[Stored data entries]
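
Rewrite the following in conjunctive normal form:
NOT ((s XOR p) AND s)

NOT s OR p

NOT ((s XOR p) AND s)
≡ NOT ((s OR p) AND NOT (s AND p) AND s)   [expand XOR]
≡ NOT (s OR p) OR NOT NOT (s AND p) OR NOT s   [De Morgan]
≡ (NOT s AND NOT p) OR NOT NOT (s AND p) OR NOT s   [De Morgan]
≡ (NOT s AND NOT p) OR (s AND p) OR NOT s   [double negation]
≡ (NOT s OR s OR NOT s) AND (NOT s OR p OR NOT s) AND (NOT p OR s OR NOT s) AND (NOT p OR p OR NOT s)   [distribute OR over AND]
≡ NOT s OR p   [simplify]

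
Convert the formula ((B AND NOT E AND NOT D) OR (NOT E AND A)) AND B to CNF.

((B AND NOT E AND NOT D) OR (NOT E AND A)) AND B
≡ (B OR NOT E) AND (B OR A) AND (NOT E OR NOT E) AND (NOT E OR A) AND (NOT D OR NOT E) AND (NOT D OR A) AND B   (distribute OR over AND)
≡ NOT E AND (NOT D OR A) AND B   (simplify)

NOT E AND (NOT D OR A) AND B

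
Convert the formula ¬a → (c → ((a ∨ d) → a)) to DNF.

¬a → (c → ((a ∨ d) → a))
≡ ¬¬a ∨ (c → ((a ∨ d) → a))
≡ ¬¬a ∨ ¬c ∨ ((a ∨ d) → a)
≡ ¬¬a ∨ ¬c ∨ ¬(a ∨ d) ∨ a
≡ a ∨ ¬c ∨ ¬(a ∨ d) ∨ a
≡ a ∨ ¬c ∨ (¬a ∧ ¬d) ∨ a
≡ a ∨ ¬c ∨ (¬a ∧ ¬d)

a ∨ ¬c ∨ (¬a ∧ ¬d)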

DIRECTIONS FOR THIS TASK: The records above must be set down again exactly as written.

RESULT:
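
Rewrite the following in conjunctive normal form:
NOT ((s XOR p) AND s)

NOT s OR p

NOT ((s XOR p) AND s)
≡ NOT ((s OR p) AND NOT (s AND p) AND s)   [expand XOR]
≡ NOT (s OR p) OR NOT NOT (s AND p) OR NOT s   [De Morgan]
≡ (NOT s AND NOT p) OR NOT NOT (s AND p) OR NOT s   [De Morgan]
≡ (NOT s AND NOT p) OR (s AND p) OR NOT s   [double negation]
≡ (NOT s OR s OR NOT s) AND (NOT s OR p OR NOT s) AND (NOT p OR s OR NOT s) AND (NOT p OR p OR NOT s)   [distribute OR over AND]
≡ NOT s OR p   [simplify]

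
Convert the formula ((B AND NOT E AND NOT D) OR (NOT E AND A)) AND B to CNF.

((B AND NOT E AND NOT D) OR (NOT E AND A)) AND B
≡ (B OR NOT E) AND (B OR A) AND (NOT E OR NOT E) AND (NOT E OR A) AND (NOT D OR NOT E) AND (NOT D OR A) AND B   (distribute OR over AND)
≡ NOT E AND (NOT D OR A) AND B   (simplify)

NOT E AND (NOT D OR A) AND B

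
Convert the formula ¬a → (c → ((a ∨ d) → a)) to DNF.

¬a → (c → ((a ∨ d) → a))
≡ ¬¬a ∨ (c → ((a ∨ d) → a))
≡ ¬¬a ∨ ¬c ∨ ((a ∨ d) → a)
≡ ¬¬a ∨ ¬c ∨ ¬(a ∨ d) ∨ a
≡ a ∨ ¬c ∨ ¬(a ∨ d) ∨ a
≡ a ∨ ¬c ∨ (¬a ∧ ¬d) ∨ a
≡ a ∨ ¬c ∨ (¬a ∧ ¬d)

a ∨ ¬c ∨ (¬a ∧ ¬d)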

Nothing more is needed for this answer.